# Required work
If a line in the listing contains "consonants", copy it out whole.

# Records shown
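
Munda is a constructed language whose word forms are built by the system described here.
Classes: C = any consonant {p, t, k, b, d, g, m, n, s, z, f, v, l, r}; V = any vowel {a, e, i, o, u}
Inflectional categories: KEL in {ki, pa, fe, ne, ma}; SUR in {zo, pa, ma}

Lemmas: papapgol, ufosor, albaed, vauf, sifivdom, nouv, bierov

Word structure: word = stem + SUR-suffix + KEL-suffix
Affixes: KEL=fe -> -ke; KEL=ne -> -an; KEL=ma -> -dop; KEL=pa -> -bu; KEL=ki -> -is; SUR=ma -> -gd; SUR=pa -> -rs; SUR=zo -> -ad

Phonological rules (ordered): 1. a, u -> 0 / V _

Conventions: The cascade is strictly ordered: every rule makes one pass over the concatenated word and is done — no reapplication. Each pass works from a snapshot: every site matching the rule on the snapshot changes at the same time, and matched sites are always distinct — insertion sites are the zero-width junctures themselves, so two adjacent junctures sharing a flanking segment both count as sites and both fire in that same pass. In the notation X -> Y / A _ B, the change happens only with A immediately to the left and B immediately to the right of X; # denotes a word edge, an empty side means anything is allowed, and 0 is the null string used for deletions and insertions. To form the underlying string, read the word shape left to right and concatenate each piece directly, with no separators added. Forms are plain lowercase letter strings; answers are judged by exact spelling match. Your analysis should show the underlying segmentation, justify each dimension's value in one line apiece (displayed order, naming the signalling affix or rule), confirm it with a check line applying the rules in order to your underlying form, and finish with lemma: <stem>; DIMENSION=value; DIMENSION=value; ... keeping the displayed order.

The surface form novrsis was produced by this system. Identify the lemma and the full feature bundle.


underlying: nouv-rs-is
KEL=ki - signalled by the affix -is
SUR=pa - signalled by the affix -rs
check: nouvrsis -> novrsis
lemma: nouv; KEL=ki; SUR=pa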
==
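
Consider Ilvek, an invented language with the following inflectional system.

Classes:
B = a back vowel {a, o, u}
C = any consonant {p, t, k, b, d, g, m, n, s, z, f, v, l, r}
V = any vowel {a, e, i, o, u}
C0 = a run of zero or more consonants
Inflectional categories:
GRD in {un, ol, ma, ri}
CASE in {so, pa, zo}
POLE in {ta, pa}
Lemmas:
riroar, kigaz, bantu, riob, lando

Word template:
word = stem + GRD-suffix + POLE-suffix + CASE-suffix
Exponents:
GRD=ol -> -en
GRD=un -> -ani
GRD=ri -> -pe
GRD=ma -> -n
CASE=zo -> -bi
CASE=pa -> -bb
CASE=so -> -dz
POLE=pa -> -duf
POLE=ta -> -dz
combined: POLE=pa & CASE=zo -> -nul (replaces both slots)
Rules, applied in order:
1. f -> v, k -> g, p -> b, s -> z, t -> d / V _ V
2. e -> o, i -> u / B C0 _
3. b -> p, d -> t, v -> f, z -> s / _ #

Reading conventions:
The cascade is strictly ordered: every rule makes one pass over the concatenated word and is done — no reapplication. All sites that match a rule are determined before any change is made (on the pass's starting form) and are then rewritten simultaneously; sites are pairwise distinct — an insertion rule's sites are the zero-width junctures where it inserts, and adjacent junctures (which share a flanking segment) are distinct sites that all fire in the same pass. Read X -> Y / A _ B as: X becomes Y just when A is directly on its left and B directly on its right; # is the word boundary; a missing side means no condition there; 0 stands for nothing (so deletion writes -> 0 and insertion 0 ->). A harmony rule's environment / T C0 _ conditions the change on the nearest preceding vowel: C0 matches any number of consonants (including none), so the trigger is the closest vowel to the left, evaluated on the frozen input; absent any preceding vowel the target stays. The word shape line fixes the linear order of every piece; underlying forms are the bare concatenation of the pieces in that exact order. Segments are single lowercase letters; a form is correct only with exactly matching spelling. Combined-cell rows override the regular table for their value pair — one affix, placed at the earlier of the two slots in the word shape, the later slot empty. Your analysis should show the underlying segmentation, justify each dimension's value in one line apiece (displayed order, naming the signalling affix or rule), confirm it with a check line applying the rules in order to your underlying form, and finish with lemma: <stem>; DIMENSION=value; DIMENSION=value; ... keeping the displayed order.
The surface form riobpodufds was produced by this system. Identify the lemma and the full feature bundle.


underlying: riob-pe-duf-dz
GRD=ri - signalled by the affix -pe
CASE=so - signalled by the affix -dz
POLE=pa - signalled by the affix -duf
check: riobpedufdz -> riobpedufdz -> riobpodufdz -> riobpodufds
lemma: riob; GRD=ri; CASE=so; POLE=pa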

# Solved problem
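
C0 = a run of zero or more consonants
The cascade is strictly ordered: every rule makes one pass over the concatenated word and is done — no reapplication. All sites that match a rule are determined before any change is made (on the pass's starting form) and are then rewritten simultaneously; sites are pairwise distinct — an insertion rule's sites are the zero-width junctures where it inserts, and adjacent junctures (which share a flanking segment) are distinct sites that all fire in the same pass. Read X -> Y / A _ B as: X becomes Y just when A is directly on its left and B directly on its right; # is the word boundary; a missing side means no condition there; 0 stands for nothing (so deletion writes -> 0 and insertion 0 ->). A harmony rule's environment / T C0 _ conditions the change on the nearest preceding vowel: C0 matches any number of consonants (including none), so the trigger is the closest vowel to the left, evaluated on the frozen input; absent any preceding vowel the target stays. The word shape line fixes the linear order of every piece; underlying forms are the bare concatenation of the pieces in that exact order. Segments are single lowercase letters; a form is correct only with exactly matching spelling. Combined-cell rows override the regular table for their value pair — one affix, placed at the earlier of the two slots in the word shape, the later slot empty. Your analysis should show the underlying segmentation, justify each dimension's value in one line apiece (displayed order, naming the signalling affix or rule), confirm it with a check line applying the rules in order to your underlying form, and finish with lemma: <stem>; DIMENSION=value; DIMENSION=value; ... keeping the displayed order.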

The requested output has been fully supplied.